Task statement:
Could you print, exactly as they stand, the lines from the one holding "What is 8*(-3202)" to the end of the data below, and nothing more?

Dataset entries:
--- START ---

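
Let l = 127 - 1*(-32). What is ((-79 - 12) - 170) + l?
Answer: -102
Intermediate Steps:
l = 159 (l = 127 + 32 = 159)
((-79 - 12) - 170) + l = ((-79 - 12) - 170) + 159 = (-91 - 170) + 159 = -261 + 159 = -102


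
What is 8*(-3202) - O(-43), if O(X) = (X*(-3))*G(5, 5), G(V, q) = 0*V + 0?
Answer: -25616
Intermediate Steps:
G(V, q) = 0 (G(V, q) = 0 + 0 = 0)
O(X) = 0 (O(X) = (X*(-3))*0 = -3*X*0 = 0)
8*(-3202) - O(-43) = 8*(-3202) - 1*0 = -25616 + 0 = -25616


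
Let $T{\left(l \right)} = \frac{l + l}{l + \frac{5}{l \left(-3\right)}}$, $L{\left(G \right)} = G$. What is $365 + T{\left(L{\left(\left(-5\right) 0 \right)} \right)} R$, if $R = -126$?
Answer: $365$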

--- END ---

Exercise solution:
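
What is 8*(-3202) - O(-43), if O(X) = (X*(-3))*G(5, 5), G(V, q) = 0*V + 0?
Answer: -25616
Intermediate Steps:
G(V, q) = 0 (G(V, q) = 0 + 0 = 0)
O(X) = 0 (O(X) = (X*(-3))*0 = -3*X*0 = 0)
8*(-3202) - O(-43) = 8*(-3202) - 1*0 = -25616 + 0 = -25616


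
Let $T{\left(l \right)} = \frac{l + l}{l + \frac{5}{l \left(-3\right)}}$, $L{\left(G \right)} = G$. What is $365 + T{\left(L{\left(\left(-5\right) 0 \right)} \right)} R$, if $R = -126$?
Answer: $365$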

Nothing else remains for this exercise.